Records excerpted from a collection
Content starts

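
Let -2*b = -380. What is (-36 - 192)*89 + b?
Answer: -20102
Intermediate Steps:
b = 190 (b = -½*(-380) = 190)
(-36 - 192)*89 + b = (-36 - 192)*89 + 190 = -228*89 + 190 = -20292 + 190 = -20102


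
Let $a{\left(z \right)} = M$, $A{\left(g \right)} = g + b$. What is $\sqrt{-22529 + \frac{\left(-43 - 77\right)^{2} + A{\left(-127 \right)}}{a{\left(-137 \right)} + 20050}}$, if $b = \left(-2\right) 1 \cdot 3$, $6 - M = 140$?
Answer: $\frac{i \sqrt{2233944345763}}{9958} \approx 150.09 i$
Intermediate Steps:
$M = -134$ ($M = 6 - 140 = -134$)
$b = -6$ ($b = \left(-2\right) 3 = -6$)
$A{\left(g \right)} = -6 + g$ ($A{\left(g \right)} = g - 6 = -6 + g$)
$a{\left(z \right)} = -134$
$\sqrt{-22529 + \frac{\left(-43 - 77\right)^{2} + A{\left(-127 \right)}}{a{\left(-137 \right)} + 20050}} = \sqrt{-22529 + \frac{\left(-43 - 77\right)^{2} - 133}{-134 + 20050}} = \sqrt{-22529 + \frac{\left(-120\right)^{2} - 133}{19916}} = \sqrt{-22529 + \left(14400 - 133\right) \frac{1}{19916}} = \sqrt{-22529 + 14267 \cdot \frac{1}{19916}} = \sqrt{-22529 + \frac{14267}{19916}} = \sqrt{- \frac{448673297}{19916}} = \frac{i \sqrt{2233944345763}}{9958}$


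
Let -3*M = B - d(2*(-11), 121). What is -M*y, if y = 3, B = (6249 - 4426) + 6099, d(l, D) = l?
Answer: 7944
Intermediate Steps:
B = 7922 (B = 1823 + 6099 = 7922)
M = -2648 (M = -(7922 - 2*(-11))/3 = -(7922 - 1*(-22))/3 = -(7922 + 22)/3 = -1/3*7944 = -2648)
-M*y = -(-2648)*3 = -1*(-7944) = 7944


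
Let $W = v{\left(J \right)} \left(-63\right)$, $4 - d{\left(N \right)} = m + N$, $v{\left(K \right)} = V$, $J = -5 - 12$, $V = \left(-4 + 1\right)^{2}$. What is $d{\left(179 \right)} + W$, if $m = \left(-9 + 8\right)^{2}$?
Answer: $-743$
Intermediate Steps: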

Content ends

Keeping each line exactly as it is, retype all of the data.

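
Let -2*b = -380. What is (-36 - 192)*89 + b?
Answer: -20102
Intermediate Steps:
b = 190 (b = -½*(-380) = 190)
(-36 - 192)*89 + b = (-36 - 192)*89 + 190 = -228*89 + 190 = -20292 + 190 = -20102


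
Let $a{\left(z \right)} = M$, $A{\left(g \right)} = g + b$. What is $\sqrt{-22529 + \frac{\left(-43 - 77\right)^{2} + A{\left(-127 \right)}}{a{\left(-137 \right)} + 20050}}$, if $b = \left(-2\right) 1 \cdot 3$, $6 - M = 140$?
Answer: $\frac{i \sqrt{2233944345763}}{9958} \approx 150.09 i$
Intermediate Steps:
$M = -134$ ($M = 6 - 140 = -134$)
$b = -6$ ($b = \left(-2\right) 3 = -6$)
$A{\left(g \right)} = -6 + g$ ($A{\left(g \right)} = g - 6 = -6 + g$)
$a{\left(z \right)} = -134$
$\sqrt{-22529 + \frac{\left(-43 - 77\right)^{2} + A{\left(-127 \right)}}{a{\left(-137 \right)} + 20050}} = \sqrt{-22529 + \frac{\left(-43 - 77\right)^{2} - 133}{-134 + 20050}} = \sqrt{-22529 + \frac{\left(-120\right)^{2} - 133}{19916}} = \sqrt{-22529 + \left(14400 - 133\right) \frac{1}{19916}} = \sqrt{-22529 + 14267 \cdot \frac{1}{19916}} = \sqrt{-22529 + \frac{14267}{19916}} = \sqrt{- \frac{448673297}{19916}} = \frac{i \sqrt{2233944345763}}{9958}$


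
Let -3*M = B - d(2*(-11), 121). What is -M*y, if y = 3, B = (6249 - 4426) + 6099, d(l, D) = l?
Answer: 7944
Intermediate Steps:
B = 7922 (B = 1823 + 6099 = 7922)
M = -2648 (M = -(7922 - 2*(-11))/3 = -(7922 - 1*(-22))/3 = -(7922 + 22)/3 = -1/3*7944 = -2648)
-M*y = -(-2648)*3 = -1*(-7944) = 7944


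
Let $W = v{\left(J \right)} \left(-63\right)$, $4 - d{\left(N \right)} = m + N$, $v{\left(K \right)} = V$, $J = -5 - 12$, $V = \left(-4 + 1\right)^{2}$. What is $d{\left(179 \right)} + W$, if $m = \left(-9 + 8\right)^{2}$?
Answer: $-743$
Intermediate Steps: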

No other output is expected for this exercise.